[Stored data entries]
BEGIN
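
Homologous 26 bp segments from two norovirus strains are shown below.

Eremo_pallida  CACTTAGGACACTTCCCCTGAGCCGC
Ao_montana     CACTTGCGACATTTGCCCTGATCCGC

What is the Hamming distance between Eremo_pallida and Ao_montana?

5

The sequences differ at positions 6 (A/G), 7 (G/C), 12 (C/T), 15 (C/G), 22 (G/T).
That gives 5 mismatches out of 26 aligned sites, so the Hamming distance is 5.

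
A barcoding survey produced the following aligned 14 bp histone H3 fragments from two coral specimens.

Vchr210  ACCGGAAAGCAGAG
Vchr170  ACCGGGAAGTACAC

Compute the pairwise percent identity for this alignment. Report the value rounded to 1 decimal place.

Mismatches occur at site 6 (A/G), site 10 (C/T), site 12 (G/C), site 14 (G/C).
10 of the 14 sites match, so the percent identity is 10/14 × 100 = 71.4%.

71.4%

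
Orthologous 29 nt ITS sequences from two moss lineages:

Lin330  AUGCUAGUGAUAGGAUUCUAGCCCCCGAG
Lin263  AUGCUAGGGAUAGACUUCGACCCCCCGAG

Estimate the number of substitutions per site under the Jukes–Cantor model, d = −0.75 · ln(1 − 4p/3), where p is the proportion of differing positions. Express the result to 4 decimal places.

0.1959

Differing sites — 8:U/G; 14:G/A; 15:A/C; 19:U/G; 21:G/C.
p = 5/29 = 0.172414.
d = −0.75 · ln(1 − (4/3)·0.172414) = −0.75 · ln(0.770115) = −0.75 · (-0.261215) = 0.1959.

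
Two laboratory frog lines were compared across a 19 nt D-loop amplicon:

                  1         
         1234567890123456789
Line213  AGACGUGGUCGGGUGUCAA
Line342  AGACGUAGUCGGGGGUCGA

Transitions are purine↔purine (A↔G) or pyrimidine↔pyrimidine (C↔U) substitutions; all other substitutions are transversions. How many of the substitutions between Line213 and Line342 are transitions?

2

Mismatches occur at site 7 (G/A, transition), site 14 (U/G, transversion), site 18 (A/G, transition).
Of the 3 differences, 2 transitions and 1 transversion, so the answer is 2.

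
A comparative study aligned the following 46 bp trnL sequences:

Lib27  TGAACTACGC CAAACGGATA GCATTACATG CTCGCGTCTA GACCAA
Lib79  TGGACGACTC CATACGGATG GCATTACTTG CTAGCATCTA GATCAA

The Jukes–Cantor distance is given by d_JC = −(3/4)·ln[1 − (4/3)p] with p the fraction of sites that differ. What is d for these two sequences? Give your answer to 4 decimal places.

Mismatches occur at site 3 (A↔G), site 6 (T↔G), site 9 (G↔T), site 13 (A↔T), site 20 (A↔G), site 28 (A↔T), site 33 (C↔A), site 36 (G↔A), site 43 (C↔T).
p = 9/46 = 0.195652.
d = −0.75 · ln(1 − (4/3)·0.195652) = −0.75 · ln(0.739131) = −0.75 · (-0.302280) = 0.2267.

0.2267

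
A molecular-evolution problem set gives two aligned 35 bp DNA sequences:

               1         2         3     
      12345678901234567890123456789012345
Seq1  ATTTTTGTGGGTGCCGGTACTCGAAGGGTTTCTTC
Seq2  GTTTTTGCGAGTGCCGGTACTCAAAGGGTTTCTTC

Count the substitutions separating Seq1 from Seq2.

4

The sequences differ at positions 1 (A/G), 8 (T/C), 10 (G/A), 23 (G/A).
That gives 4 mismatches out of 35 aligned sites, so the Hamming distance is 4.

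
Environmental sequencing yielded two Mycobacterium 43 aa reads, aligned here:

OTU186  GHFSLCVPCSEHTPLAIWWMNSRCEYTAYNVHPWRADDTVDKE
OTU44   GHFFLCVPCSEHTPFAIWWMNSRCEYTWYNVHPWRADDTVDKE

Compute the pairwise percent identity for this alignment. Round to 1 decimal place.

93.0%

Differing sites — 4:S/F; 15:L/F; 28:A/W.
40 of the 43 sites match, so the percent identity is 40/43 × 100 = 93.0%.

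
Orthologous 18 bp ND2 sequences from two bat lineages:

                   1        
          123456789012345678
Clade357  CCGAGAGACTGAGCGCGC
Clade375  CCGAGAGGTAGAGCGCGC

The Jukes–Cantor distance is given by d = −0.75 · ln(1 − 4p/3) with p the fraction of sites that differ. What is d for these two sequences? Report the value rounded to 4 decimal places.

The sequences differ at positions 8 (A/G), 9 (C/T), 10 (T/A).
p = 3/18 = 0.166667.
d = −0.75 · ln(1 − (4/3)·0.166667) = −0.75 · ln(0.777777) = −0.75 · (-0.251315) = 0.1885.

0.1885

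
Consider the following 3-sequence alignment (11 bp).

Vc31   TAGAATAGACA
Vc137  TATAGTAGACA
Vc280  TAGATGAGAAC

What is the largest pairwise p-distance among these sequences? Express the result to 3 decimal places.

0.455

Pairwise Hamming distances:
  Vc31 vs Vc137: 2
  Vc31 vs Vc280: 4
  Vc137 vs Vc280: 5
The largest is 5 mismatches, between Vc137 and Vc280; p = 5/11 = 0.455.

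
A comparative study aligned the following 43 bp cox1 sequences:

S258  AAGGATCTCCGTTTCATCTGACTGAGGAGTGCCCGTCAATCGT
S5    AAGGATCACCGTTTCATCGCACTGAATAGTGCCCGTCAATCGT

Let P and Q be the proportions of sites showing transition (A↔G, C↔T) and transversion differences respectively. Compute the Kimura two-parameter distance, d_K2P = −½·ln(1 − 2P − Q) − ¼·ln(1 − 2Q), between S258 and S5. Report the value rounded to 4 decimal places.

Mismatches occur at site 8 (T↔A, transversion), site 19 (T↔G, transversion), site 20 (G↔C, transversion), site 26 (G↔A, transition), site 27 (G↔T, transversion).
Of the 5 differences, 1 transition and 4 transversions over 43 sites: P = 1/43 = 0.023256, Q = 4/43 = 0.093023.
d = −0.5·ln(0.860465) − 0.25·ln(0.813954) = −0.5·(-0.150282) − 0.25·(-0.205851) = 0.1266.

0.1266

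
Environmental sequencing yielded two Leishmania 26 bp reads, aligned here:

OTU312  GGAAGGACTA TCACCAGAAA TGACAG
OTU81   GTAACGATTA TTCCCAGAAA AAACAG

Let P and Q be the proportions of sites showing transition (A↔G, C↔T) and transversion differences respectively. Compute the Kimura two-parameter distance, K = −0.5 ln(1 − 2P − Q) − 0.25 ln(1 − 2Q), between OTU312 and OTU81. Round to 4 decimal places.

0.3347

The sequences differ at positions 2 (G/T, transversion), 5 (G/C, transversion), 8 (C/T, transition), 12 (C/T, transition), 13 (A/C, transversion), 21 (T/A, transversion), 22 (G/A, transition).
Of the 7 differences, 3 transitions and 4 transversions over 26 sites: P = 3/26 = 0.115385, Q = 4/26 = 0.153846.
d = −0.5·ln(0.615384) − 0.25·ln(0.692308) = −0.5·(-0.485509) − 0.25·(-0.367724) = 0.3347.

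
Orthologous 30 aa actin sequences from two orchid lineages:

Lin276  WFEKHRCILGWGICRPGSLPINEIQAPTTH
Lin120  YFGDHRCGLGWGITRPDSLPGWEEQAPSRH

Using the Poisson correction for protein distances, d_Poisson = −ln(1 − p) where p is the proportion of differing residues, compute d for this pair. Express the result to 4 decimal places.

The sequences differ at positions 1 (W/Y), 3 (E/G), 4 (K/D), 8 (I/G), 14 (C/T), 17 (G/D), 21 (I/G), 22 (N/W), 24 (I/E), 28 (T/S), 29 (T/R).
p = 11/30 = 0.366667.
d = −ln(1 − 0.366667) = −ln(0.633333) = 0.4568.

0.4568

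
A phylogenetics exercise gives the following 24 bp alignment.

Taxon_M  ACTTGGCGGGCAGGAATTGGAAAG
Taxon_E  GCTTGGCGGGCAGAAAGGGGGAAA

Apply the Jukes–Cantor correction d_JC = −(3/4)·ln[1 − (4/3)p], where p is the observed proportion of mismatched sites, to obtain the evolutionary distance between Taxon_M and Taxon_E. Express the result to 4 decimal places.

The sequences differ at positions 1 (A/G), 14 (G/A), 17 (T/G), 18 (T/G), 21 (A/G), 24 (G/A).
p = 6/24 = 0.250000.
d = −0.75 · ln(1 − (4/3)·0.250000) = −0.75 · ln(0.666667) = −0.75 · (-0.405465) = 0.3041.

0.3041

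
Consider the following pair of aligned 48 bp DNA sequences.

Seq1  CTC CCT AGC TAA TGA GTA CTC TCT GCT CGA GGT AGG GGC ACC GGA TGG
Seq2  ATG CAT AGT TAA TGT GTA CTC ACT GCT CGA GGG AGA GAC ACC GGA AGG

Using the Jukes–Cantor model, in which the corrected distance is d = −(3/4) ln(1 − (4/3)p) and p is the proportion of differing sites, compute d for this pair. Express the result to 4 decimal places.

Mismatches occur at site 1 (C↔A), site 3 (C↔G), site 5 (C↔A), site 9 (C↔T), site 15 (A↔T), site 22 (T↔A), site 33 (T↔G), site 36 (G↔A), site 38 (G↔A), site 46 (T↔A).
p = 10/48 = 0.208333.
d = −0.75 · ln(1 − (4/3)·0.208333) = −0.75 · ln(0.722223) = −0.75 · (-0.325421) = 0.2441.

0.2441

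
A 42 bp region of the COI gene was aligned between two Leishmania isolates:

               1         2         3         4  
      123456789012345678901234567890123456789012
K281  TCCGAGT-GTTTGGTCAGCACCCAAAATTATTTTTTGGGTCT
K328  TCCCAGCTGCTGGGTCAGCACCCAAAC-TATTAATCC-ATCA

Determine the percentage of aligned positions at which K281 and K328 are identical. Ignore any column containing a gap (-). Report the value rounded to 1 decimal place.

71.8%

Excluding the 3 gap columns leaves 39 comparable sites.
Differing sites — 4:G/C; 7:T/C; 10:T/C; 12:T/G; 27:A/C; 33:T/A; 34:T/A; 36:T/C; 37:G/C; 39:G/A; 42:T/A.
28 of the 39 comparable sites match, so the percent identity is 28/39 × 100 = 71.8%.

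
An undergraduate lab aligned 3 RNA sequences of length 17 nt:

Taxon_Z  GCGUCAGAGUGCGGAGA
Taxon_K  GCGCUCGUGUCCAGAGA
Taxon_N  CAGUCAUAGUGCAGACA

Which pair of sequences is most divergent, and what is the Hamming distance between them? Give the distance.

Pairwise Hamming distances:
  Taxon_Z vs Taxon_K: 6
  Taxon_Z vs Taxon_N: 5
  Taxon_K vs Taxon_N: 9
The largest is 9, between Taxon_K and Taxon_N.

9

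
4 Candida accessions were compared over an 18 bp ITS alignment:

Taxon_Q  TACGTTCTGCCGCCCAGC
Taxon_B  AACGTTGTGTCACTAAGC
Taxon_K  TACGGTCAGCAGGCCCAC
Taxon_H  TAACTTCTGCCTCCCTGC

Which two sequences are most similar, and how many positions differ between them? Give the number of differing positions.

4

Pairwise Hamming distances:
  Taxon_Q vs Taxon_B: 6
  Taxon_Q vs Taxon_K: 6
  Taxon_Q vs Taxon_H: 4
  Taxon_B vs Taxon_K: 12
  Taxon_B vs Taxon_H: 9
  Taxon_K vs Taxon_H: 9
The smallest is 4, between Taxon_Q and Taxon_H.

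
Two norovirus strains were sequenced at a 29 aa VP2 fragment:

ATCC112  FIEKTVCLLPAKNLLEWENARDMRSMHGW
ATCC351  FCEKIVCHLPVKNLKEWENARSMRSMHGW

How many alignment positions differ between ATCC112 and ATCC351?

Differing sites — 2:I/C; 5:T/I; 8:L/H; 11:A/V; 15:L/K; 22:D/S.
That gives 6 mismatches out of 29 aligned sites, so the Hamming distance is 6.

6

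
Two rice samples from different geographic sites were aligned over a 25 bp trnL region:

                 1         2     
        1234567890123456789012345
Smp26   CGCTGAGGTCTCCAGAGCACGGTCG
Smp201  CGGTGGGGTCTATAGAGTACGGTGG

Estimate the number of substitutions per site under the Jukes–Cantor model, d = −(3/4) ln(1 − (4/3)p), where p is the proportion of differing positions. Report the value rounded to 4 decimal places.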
END
◆ **PROBLEM TO SOLVE**
Restate word for word only the lines above from the line containing "GGAAGGACTA TCACCAGAAA TGACAG" to the line containing "GTAACGATTA TTCCCAGAAA AAACAG", both of them included.

◆ **ANSWER BOX**
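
OTU312  GGAAGGACTA TCACCAGAAA TGACAG
OTU81   GTAACGATTA TTCCCAGAAA AAACAG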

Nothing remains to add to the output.